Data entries

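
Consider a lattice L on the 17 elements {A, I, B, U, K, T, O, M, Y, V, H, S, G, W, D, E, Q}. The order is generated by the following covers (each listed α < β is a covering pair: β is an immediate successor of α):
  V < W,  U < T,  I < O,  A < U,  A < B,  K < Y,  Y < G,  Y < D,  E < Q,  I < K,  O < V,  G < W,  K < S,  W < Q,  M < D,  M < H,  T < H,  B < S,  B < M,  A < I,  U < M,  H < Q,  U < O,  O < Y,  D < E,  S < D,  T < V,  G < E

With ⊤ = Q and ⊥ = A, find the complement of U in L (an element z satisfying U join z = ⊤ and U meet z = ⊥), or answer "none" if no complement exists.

For every candidate z, either U ∨ z ≠ Q or U ∧ z ≠ A; no complement exists.

none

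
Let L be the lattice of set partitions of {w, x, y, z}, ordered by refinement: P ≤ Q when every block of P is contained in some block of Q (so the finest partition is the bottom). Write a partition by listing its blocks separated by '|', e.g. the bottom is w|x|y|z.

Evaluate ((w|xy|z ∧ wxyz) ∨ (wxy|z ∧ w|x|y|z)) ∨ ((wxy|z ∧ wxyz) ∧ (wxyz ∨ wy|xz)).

w|xy|z ∧ wxyz = w|xy|z
wxy|z ∧ w|x|y|z = w|x|y|z
w|xy|z ∨ w|x|y|z = w|xy|z
wxy|z ∧ wxyz = wxy|z
wxyz ∨ wy|xz = wxyz
wxy|z ∧ wxyz = wxy|z
w|xy|z ∨ wxy|z = wxy|z

wxy|z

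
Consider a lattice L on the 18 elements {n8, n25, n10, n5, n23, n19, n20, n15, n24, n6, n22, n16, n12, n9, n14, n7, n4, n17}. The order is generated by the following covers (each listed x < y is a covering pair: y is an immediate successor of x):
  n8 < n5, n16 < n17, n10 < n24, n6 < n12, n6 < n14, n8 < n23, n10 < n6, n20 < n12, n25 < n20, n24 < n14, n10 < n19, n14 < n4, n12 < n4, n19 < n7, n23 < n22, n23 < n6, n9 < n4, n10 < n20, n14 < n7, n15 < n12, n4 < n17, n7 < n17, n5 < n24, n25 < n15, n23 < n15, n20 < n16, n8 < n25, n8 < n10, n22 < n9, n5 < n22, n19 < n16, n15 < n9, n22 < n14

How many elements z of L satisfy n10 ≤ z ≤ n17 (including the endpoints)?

The interval [n10, n17] = {n10, n12, n14, n16, n17, n19, n20, n24, n4, n6, n7}, which has 11 elements.

11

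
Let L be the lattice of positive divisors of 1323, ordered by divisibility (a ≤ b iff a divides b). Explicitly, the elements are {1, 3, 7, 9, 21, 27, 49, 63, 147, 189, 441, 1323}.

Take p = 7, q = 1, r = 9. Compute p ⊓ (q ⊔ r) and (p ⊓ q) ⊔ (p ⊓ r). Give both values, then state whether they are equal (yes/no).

q ⊔ r = 9, so p ⊓ (q ⊔ r) = 7 ⊓ 9 = 1.
p ⊓ q = 1 and p ⊓ r = 1, so (p ⊓ q) ⊔ (p ⊓ r) = 1 ⊔ 1 = 1.
Equal: yes.

1; 1; yes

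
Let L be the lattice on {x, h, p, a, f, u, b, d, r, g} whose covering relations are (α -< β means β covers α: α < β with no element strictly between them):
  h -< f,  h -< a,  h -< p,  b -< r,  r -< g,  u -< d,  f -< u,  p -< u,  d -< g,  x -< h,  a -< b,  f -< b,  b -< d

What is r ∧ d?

Common lower bounds of {r, d}: a, b, f, h, x.
The greatest among these is b.

b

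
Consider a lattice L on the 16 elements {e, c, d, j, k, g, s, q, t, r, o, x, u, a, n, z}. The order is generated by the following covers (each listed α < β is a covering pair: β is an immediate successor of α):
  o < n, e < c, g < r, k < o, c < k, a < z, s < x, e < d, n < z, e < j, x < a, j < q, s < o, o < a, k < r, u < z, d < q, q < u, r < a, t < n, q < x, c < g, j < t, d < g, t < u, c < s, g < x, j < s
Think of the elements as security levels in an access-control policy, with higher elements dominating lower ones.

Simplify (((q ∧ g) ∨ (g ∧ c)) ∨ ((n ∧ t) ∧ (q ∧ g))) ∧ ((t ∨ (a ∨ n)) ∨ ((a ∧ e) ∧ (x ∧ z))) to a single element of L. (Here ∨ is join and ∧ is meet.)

q ∧ g = d
g ∧ c = c
d ∨ c = g
n ∧ t = t
q ∧ g = d
t ∧ d = e
g ∨ e = g
a ∨ n = z
t ∨ z = z
a ∧ e = e
x ∧ z = x
e ∧ x = e
z ∨ e = z
g ∧ z = g

g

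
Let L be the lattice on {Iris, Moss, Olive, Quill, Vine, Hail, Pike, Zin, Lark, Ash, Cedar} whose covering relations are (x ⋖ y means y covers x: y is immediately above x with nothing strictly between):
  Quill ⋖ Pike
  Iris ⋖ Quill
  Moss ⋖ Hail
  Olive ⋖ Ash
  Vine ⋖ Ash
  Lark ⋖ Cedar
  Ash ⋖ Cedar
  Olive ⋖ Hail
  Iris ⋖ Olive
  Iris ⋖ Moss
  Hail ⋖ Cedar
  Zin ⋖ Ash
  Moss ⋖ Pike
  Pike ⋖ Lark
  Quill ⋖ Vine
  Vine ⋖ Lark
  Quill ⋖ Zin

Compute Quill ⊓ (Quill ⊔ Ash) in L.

Quill

Quill ∨ Ash = Ash
Quill ∧ Ash = Quill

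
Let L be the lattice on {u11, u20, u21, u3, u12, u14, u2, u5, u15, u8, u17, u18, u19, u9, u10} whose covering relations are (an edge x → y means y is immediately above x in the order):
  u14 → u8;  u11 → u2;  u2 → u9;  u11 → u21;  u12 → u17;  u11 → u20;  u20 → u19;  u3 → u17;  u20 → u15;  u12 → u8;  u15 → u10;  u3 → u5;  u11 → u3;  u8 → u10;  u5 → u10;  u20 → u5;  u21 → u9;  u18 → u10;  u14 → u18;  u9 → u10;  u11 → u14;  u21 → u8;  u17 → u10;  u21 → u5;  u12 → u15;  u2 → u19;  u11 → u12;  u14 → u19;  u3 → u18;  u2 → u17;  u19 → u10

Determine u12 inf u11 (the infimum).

u11

Common lower bounds of {u12, u11}: u11.
The greatest among these is u11.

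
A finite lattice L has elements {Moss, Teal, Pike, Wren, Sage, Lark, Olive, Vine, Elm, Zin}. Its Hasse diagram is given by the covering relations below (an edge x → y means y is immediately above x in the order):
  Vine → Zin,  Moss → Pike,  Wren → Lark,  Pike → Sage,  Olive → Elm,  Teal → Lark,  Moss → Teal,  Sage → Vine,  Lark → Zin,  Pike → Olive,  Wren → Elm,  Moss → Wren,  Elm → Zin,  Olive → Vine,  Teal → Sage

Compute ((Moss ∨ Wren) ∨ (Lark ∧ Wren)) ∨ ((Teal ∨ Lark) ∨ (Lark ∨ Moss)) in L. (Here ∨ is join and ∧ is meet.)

Moss ∨ Wren = Wren
Lark ∧ Wren = Wren
Wren ∨ Wren = Wren
Teal ∨ Lark = Lark
Lark ∨ Moss = Lark
Lark ∨ Lark = Lark
Wren ∨ Lark = Lark

Lark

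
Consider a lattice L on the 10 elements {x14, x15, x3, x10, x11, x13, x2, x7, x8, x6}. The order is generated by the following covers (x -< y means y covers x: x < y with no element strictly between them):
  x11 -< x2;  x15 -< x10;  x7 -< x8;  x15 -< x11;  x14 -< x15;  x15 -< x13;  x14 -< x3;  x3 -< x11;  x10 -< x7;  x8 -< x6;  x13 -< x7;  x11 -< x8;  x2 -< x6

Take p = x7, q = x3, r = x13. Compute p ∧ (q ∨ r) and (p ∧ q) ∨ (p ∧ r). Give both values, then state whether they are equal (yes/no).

q ∨ r = x8, so p ∧ (q ∨ r) = x7 ∧ x8 = x7.
p ∧ q = x14 and p ∧ r = x13, so (p ∧ q) ∨ (p ∧ r) = x14 ∨ x13 = x13.
Equal: no.

x7; x13; no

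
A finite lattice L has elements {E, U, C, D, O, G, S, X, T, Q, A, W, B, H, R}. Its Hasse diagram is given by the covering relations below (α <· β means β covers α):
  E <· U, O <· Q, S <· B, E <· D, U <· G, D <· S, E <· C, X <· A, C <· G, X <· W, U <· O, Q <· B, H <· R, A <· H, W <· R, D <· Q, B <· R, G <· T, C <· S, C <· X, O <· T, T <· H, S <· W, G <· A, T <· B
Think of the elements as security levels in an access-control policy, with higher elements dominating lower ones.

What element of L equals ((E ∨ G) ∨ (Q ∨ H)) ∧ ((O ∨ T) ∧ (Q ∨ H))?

T

E ∨ G = G
Q ∨ H = R
G ∨ R = R
O ∨ T = T
Q ∨ H = R
T ∧ R = T
R ∧ T = T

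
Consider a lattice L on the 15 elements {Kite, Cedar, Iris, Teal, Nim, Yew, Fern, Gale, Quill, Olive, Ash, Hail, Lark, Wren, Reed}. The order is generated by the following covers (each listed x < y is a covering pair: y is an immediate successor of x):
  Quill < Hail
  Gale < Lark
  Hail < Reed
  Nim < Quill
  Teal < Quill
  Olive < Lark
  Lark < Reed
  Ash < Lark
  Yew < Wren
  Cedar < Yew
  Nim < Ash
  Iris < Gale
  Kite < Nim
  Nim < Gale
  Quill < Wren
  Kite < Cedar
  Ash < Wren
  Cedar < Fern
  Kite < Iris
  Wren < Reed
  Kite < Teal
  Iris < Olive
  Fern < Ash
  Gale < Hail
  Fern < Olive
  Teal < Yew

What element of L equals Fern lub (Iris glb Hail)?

Iris ∧ Hail = Iris
Fern ∨ Iris = Olive

Olive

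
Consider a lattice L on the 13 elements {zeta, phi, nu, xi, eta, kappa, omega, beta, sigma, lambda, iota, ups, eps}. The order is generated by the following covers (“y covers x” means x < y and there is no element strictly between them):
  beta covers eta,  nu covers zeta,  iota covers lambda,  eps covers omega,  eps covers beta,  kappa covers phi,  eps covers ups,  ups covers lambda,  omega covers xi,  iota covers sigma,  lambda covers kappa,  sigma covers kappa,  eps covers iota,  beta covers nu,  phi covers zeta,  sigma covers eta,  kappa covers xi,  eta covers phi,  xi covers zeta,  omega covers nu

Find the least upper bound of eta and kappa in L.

sigma

Common upper bounds of {eta, kappa}: eps, iota, sigma.
The least among these is sigma.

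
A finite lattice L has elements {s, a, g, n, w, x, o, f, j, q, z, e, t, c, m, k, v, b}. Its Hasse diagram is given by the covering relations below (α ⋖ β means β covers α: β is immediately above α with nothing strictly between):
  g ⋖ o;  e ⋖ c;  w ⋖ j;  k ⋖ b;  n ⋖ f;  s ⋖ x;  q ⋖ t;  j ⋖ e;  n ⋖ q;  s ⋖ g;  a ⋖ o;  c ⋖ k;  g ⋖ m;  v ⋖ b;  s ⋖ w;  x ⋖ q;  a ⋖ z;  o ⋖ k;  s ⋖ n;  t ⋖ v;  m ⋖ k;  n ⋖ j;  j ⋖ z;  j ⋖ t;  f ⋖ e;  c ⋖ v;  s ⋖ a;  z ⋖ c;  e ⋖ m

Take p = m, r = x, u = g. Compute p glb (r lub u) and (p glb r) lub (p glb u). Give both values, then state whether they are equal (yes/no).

r lub u = b, so p glb (r lub u) = m glb b = m.
p glb r = s and p glb u = g, so (p glb r) lub (p glb u) = s lub g = g.
Equal: no.

m; g; no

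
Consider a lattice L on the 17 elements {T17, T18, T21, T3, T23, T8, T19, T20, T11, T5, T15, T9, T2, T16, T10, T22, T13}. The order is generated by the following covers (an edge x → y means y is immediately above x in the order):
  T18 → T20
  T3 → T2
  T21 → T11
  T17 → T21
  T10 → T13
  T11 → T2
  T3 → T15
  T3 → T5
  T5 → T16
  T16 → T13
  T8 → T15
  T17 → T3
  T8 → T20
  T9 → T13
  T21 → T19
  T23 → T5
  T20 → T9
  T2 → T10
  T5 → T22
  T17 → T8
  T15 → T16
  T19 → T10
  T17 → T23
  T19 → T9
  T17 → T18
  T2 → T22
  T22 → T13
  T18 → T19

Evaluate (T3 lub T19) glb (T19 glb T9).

T3 ∨ T19 = T10
T19 ∧ T9 = T19
T10 ∧ T19 = T19

T19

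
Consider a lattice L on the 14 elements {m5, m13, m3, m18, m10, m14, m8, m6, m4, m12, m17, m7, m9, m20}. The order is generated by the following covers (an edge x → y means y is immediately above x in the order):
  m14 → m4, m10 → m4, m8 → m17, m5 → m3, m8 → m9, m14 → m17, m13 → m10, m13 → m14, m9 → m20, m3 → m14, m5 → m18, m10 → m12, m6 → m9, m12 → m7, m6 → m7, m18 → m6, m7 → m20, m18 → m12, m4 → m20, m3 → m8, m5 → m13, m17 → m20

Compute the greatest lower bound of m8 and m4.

m3

Common lower bounds of {m8, m4}: m3, m5.
The greatest among these is m3.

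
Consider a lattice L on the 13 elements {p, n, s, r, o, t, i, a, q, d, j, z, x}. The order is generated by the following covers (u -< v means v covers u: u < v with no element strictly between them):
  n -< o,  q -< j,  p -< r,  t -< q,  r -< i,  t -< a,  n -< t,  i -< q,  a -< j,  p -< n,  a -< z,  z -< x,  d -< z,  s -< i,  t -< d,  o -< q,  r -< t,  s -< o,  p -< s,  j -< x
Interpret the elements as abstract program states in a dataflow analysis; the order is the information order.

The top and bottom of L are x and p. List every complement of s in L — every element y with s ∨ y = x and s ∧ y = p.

Need y with s ∨ y = x and s ∧ y = p.
Checking each element gives: d, z.

d, z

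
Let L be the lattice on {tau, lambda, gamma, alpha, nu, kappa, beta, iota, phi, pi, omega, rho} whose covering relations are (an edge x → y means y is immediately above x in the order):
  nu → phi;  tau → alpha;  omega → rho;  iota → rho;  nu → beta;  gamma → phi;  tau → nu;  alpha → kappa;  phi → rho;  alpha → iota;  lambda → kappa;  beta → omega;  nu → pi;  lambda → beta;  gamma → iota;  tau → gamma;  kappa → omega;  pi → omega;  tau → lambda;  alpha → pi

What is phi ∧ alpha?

Common lower bounds of {phi, alpha}: tau.
The greatest among these is tau.

tau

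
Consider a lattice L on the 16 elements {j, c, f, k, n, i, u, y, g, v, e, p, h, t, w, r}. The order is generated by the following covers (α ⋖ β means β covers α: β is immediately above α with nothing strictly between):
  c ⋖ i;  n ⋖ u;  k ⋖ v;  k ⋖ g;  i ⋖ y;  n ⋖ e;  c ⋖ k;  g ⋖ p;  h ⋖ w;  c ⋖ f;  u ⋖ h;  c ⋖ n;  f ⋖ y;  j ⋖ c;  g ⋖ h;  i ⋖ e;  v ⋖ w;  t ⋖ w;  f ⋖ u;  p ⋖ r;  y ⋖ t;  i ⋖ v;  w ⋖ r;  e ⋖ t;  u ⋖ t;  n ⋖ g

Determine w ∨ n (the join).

w

Common upper bounds of {w, n}: r, w.
The least among these is w.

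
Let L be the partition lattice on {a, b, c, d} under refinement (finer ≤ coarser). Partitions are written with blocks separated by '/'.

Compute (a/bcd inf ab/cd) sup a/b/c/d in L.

a/bcd ∧ ab/cd = a/b/cd
a/b/cd ∨ a/b/c/d = a/b/cd

a/b/cd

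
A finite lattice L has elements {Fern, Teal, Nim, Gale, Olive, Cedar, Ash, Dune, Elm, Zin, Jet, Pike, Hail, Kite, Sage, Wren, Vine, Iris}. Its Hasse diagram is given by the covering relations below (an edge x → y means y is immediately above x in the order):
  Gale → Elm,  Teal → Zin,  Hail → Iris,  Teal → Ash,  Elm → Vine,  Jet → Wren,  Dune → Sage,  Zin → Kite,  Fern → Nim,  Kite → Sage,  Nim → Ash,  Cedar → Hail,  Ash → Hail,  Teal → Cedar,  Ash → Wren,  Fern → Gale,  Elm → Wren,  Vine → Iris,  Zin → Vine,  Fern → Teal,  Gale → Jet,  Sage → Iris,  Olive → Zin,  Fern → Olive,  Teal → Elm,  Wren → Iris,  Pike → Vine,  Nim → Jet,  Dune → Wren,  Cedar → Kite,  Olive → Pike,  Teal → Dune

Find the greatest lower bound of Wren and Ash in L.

Common lower bounds of {Wren, Ash}: Ash, Fern, Nim, Teal.
The greatest among these is Ash.

Ash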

About this exercise →
In restating the data, begin at its first line, reproduce each line word for word, and conclude with the line that contains "n8 < n5, n16".

Solution below →
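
Consider a lattice L on the 17 elements {A, I, B, U, K, T, O, M, Y, V, H, S, G, W, D, E, Q}. The order is generated by the following covers (each listed α < β is a covering pair: β is an immediate successor of α):
  V < W,  U < T,  I < O,  A < U,  A < B,  K < Y,  Y < G,  Y < D,  E < Q,  I < K,  O < V,  G < W,  K < S,  W < Q,  M < D,  M < H,  T < H,  B < S,  B < M,  A < I,  U < M,  H < Q,  U < O,  O < Y,  D < E,  S < D,  T < V,  G < E

With ⊤ = Q and ⊥ = A, find the complement of U in L (an element z satisfying U join z = ⊤ and U meet z = ⊥), or answer "none" if no complement exists.

For every candidate z, either U ∨ z ≠ Q or U ∧ z ≠ A; no complement exists.

none

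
Let L be the lattice of set partitions of {w, x, y, z}, ordered by refinement: P ≤ Q when every block of P is contained in some block of Q (so the finest partition is the bottom). Write a partition by listing its blocks separated by '|', e.g. the bottom is w|x|y|z.

Evaluate ((w|xy|z ∧ wxyz) ∨ (wxy|z ∧ w|x|y|z)) ∨ ((wxy|z ∧ wxyz) ∧ (wxyz ∨ wy|xz)).

w|xy|z ∧ wxyz = w|xy|z
wxy|z ∧ w|x|y|z = w|x|y|z
w|xy|z ∨ w|x|y|z = w|xy|z
wxy|z ∧ wxyz = wxy|z
wxyz ∨ wy|xz = wxyz
wxy|z ∧ wxyz = wxy|z
w|xy|z ∨ wxy|z = wxy|z

wxy|z

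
Consider a lattice L on the 18 elements {n8, n25, n10, n5, n23, n19, n20, n15, n24, n6, n22, n16, n12, n9, n14, n7, n4, n17}. The order is generated by the following covers (each listed x < y is a covering pair: y is an immediate successor of x):
  n8 < n5, n16 < n17, n10 < n24, n6 < n12, n6 < n14, n8 < n23, n10 < n6, n20 < n12, n25 < n20, n24 < n14, n10 < n19, n14 < n4, n12 < n4, n19 < n7, n23 < n22, n23 < n6, n9 < n4, n10 < n20, n14 < n7, n15 < n12, n4 < n17, n7 < n17, n5 < n24, n25 < n15, n23 < n15, n20 < n16, n8 < n25, n8 < n10, n22 < n9, n5 < n22, n19 < n16, n15 < n9, n22 < n14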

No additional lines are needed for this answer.